=== Begin Enclosure ===

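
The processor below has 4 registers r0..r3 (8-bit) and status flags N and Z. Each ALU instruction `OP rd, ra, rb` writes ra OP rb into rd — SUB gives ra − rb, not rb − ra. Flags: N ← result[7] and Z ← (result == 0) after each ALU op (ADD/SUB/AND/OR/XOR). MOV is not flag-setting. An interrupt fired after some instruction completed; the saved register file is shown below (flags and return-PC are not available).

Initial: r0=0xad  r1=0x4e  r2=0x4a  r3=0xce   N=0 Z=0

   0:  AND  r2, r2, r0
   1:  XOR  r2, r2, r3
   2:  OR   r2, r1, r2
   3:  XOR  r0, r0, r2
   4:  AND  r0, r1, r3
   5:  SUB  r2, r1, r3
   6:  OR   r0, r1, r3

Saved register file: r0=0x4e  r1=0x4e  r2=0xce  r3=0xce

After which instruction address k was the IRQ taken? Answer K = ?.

after  0: r0=0xad r1=0x4e r2=0x08 r3=0xce  N=0 Z=0
after  1: r0=0xad r1=0x4e r2=0xc6 r3=0xce  N=1 Z=0
after  2: r0=0xad r1=0x4e r2=0xce r3=0xce  N=1 Z=0
after  3: r0=0x63 r1=0x4e r2=0xce r3=0xce  N=0 Z=0
after  4: r0=0x4e r1=0x4e r2=0xce r3=0xce  N=0 Z=0
-- IRQ taken; context saved, return-PC = 5 --

K = 4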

=== End Enclosure ===

Set down only the lines running from the line with "After which instruction" to the end of the entries above, both included, exactly as they stand.

* Response box *
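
After which instruction address k was the IRQ taken? Answer K = ?.

after  0: r0=0xad r1=0x4e r2=0x08 r3=0xce  N=0 Z=0
after  1: r0=0xad r1=0x4e r2=0xc6 r3=0xce  N=1 Z=0
after  2: r0=0xad r1=0x4e r2=0xce r3=0xce  N=1 Z=0
after  3: r0=0x63 r1=0x4e r2=0xce r3=0xce  N=0 Z=0
after  4: r0=0x4e r1=0x4e r2=0xce r3=0xce  N=0 Z=0
-- IRQ taken; context saved, return-PC = 5 --

K = 4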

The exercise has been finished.